Copying nothing before it, reproduce the line that holds "Crate sizes: C1:4" and every line after it in the data, exactly.

++++ Data to process

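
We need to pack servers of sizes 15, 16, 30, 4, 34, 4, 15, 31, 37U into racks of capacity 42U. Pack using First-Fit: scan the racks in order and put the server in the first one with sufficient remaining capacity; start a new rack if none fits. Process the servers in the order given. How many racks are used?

15U → rack 1 (remaining 27U)
16U → rack 1 (remaining 11U)
30U → rack 2 (remaining 12U)
4U → rack 1 (remaining 7U)
34U → rack 3 (remaining 8U)
4U → rack 1 (remaining 3U)
15U → rack 4 (remaining 27U)
31U → rack 5 (remaining 11U)
37U → rack 6 (remaining 5U)

6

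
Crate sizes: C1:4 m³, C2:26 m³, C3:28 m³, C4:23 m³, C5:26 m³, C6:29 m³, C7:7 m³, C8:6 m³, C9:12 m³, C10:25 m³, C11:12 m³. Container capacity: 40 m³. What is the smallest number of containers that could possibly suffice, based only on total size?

5

Total size = 4 + 26 + 28 + 23 + 26 + 29 + 7 + 6 + 12 + 25 + 12 = 198 m³.
⌈198 / 40⌉ = 5.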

++++++++

▶ [Exercise result]:
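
Crate sizes: C1:4 m³, C2:26 m³, C3:28 m³, C4:23 m³, C5:26 m³, C6:29 m³, C7:7 m³, C8:6 m³, C9:12 m³, C10:25 m³, C11:12 m³. Container capacity: 40 m³. What is the smallest number of containers that could possibly suffice, based only on total size?

5

Total size = 4 + 26 + 28 + 23 + 26 + 29 + 7 + 6 + 12 + 25 + 12 = 198 m³.
⌈198 / 40⌉ = 5.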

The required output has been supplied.